** Exercise description **
Set down, without alteration, the lines from the one that contains "A pond is stocked" through the final line of the material below.

Segment Start: Information shown

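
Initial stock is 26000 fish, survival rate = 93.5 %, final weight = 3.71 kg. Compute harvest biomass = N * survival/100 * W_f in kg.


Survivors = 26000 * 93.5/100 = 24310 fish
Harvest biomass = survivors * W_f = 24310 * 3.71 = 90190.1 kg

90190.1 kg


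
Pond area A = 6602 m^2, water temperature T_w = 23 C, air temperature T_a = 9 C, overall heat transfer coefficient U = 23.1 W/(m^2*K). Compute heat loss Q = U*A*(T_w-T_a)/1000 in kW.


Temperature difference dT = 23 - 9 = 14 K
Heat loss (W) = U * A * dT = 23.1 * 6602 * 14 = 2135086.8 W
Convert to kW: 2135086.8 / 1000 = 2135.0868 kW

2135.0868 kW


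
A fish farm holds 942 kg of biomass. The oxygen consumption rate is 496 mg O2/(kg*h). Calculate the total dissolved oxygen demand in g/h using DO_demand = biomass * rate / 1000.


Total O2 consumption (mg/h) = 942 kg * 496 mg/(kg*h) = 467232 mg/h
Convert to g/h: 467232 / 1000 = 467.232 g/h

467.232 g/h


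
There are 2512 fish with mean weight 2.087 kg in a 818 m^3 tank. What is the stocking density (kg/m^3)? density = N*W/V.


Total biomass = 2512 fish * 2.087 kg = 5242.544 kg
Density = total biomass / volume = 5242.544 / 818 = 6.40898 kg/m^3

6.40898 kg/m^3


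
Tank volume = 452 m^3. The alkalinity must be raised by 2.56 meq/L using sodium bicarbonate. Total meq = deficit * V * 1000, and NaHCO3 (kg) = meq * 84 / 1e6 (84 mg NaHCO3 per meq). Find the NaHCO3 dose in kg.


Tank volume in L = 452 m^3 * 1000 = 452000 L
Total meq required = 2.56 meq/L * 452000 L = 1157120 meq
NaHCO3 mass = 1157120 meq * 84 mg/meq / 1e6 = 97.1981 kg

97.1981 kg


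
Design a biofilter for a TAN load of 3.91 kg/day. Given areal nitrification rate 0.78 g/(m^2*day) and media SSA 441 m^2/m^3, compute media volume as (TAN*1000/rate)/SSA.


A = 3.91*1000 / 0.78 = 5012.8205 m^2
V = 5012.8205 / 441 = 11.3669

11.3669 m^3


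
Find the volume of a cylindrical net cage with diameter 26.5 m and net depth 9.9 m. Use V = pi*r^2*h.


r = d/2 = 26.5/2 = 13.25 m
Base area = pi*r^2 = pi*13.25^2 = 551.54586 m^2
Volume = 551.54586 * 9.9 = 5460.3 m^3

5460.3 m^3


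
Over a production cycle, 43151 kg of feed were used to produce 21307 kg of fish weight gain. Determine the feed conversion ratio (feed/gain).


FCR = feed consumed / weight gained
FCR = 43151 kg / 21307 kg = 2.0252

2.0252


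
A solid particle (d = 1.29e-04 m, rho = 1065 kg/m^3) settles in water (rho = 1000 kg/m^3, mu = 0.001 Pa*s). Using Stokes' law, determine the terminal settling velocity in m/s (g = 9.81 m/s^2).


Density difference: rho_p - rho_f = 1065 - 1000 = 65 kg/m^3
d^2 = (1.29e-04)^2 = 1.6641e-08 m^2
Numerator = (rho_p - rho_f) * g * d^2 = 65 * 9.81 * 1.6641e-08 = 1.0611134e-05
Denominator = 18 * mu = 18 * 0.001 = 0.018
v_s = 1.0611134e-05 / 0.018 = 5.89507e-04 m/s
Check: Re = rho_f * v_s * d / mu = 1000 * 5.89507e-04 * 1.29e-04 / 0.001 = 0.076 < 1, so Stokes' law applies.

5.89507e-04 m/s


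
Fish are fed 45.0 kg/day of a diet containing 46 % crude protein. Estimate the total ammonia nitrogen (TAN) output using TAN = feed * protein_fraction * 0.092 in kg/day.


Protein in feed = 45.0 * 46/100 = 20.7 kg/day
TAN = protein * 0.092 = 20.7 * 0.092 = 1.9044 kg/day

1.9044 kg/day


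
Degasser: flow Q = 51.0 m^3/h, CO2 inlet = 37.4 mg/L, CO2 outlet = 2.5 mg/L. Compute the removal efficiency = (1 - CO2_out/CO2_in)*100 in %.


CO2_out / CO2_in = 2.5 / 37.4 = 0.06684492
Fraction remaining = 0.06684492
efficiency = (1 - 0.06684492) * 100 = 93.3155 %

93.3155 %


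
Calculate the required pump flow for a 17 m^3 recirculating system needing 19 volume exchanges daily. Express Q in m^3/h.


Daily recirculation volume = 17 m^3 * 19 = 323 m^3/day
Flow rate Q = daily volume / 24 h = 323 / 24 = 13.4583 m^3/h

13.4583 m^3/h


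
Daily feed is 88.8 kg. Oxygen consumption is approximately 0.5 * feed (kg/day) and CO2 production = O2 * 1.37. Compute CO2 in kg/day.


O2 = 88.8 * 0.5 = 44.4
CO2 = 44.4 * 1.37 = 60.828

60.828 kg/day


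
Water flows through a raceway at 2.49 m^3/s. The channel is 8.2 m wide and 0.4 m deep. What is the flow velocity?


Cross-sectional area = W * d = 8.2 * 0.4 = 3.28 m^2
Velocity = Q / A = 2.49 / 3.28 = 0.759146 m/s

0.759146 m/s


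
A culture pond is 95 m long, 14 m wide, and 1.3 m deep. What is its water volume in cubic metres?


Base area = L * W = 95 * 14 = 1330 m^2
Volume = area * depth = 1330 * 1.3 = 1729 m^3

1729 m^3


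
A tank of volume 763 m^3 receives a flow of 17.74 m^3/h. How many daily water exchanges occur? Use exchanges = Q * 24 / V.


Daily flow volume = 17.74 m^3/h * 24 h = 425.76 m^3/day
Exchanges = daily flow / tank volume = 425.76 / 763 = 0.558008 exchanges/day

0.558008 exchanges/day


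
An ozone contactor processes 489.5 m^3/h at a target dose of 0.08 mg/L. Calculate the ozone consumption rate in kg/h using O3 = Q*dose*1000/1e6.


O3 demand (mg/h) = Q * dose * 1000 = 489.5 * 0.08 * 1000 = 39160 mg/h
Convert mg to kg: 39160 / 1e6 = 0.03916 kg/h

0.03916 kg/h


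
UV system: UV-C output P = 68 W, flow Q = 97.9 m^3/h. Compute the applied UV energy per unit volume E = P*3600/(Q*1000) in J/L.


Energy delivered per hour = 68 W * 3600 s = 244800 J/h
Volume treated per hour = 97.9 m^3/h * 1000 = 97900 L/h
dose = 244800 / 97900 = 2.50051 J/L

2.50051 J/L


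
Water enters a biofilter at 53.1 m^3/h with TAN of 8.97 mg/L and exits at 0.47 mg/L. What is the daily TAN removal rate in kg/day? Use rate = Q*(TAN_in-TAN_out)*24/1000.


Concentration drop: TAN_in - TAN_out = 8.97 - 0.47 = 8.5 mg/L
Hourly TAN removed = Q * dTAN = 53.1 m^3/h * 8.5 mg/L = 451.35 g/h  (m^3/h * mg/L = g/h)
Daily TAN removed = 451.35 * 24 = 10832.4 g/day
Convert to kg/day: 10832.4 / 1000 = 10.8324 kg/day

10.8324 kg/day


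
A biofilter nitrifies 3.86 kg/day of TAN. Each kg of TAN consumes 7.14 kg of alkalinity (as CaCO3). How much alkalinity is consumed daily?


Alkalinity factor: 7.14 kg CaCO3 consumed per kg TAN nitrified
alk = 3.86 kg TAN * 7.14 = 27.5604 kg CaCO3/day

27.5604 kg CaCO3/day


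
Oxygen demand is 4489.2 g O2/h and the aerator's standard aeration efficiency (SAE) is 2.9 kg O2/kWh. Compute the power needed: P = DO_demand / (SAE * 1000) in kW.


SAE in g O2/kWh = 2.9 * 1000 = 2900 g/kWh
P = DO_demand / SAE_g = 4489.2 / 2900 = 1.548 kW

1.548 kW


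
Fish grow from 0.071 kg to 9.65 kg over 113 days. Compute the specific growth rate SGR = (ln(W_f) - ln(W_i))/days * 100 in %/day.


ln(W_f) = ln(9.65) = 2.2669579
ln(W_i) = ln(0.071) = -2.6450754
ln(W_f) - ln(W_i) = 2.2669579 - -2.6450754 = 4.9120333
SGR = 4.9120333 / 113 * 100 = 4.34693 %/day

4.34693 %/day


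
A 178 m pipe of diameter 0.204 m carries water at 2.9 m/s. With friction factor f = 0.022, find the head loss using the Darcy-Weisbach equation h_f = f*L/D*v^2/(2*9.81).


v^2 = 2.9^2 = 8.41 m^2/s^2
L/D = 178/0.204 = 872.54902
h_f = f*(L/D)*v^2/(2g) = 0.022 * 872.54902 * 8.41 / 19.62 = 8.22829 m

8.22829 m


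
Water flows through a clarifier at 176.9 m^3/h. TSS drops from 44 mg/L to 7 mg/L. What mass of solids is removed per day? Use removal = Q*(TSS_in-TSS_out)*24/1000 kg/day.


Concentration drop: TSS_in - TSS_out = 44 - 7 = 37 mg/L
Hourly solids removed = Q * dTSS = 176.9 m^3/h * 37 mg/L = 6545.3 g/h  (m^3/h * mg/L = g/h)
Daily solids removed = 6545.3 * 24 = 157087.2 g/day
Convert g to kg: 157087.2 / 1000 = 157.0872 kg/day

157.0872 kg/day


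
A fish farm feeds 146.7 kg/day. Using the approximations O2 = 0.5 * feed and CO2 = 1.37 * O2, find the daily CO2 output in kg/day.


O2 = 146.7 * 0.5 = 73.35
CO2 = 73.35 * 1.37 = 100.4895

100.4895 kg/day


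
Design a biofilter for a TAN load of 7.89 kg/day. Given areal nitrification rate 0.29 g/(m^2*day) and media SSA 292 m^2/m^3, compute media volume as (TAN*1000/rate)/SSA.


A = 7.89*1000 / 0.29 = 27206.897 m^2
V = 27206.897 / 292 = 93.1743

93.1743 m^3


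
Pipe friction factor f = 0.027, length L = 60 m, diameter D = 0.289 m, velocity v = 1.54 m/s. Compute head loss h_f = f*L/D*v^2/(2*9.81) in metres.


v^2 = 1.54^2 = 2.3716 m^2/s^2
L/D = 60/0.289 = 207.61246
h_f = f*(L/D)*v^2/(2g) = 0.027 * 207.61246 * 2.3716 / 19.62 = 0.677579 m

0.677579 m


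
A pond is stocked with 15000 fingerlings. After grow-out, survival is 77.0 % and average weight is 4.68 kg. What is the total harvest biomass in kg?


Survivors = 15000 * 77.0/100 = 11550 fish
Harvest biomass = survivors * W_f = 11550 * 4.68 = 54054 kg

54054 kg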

Segment End: Information shown

** Solved problem **
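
A pond is stocked with 15000 fingerlings. After grow-out, survival is 77.0 % and average weight is 4.68 kg. What is the total harvest biomass in kg?


Survivors = 15000 * 77.0/100 = 11550 fish
Harvest biomass = survivors * W_f = 11550 * 4.68 = 54054 kg

54054 kg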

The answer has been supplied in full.